• TASK DIRECTIONS: Retype the data exactly, so that every line matches the original.

• MATERIAL PROVIDED:
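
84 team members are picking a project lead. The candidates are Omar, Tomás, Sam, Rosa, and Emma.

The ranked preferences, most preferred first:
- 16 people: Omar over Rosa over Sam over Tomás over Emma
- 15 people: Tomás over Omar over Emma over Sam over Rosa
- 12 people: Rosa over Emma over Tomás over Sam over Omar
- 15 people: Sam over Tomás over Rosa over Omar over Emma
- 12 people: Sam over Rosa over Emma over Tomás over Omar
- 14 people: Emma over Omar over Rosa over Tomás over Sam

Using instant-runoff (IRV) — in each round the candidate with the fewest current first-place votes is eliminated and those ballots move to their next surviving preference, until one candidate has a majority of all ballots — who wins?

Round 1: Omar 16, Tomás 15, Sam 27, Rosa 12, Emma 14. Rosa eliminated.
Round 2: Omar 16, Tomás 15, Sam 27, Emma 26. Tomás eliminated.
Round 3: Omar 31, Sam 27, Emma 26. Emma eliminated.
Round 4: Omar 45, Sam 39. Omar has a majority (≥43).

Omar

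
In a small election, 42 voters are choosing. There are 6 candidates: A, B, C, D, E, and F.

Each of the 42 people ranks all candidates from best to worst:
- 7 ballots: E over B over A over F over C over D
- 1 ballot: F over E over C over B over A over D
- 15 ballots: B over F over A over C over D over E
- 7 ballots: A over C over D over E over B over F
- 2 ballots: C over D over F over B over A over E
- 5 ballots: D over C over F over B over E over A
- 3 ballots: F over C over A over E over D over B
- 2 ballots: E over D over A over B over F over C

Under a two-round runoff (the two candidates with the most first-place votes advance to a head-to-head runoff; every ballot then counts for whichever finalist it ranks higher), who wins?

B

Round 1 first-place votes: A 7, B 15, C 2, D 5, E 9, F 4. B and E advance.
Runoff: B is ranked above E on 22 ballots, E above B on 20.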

• EXERCISE RESULT:
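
84 team members are picking a project lead. The candidates are Omar, Tomás, Sam, Rosa, and Emma.

The ranked preferences, most preferred first:
- 16 people: Omar over Rosa over Sam over Tomás over Emma
- 15 people: Tomás over Omar over Emma over Sam over Rosa
- 12 people: Rosa over Emma over Tomás over Sam over Omar
- 15 people: Sam over Tomás over Rosa over Omar over Emma
- 12 people: Sam over Rosa over Emma over Tomás over Omar
- 14 people: Emma over Omar over Rosa over Tomás over Sam

Using instant-runoff (IRV) — in each round the candidate with the fewest current first-place votes is eliminated and those ballots move to their next surviving preference, until one candidate has a majority of all ballots — who wins?

Round 1: Omar 16, Tomás 15, Sam 27, Rosa 12, Emma 14. Rosa eliminated.
Round 2: Omar 16, Tomás 15, Sam 27, Emma 26. Tomás eliminated.
Round 3: Omar 31, Sam 27, Emma 26. Emma eliminated.
Round 4: Omar 45, Sam 39. Omar has a majority (≥43).

Omar

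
In a small election, 42 voters are choosing. There are 6 candidates: A, B, C, D, E, and F.

Each of the 42 people ranks all candidates from best to worst:
- 7 ballots: E over B over A over F over C over D
- 1 ballot: F over E over C over B over A over D
- 15 ballots: B over F over A over C over D over E
- 7 ballots: A over C over D over E over B over F
- 2 ballots: C over D over F over B over A over E
- 5 ballots: D over C over F over B over E over A
- 3 ballots: F over C over A over E over D over B
- 2 ballots: E over D over A over B over F over C

Under a two-round runoff (the two candidates with the most first-place votes advance to a head-to-head runoff; every ballot then counts for whichever finalist it ranks higher), who wins?

B

Round 1 first-place votes: A 7, B 15, C 2, D 5, E 9, F 4. B and E advance.
Runoff: B is ranked above E on 22 ballots, E above B on 20.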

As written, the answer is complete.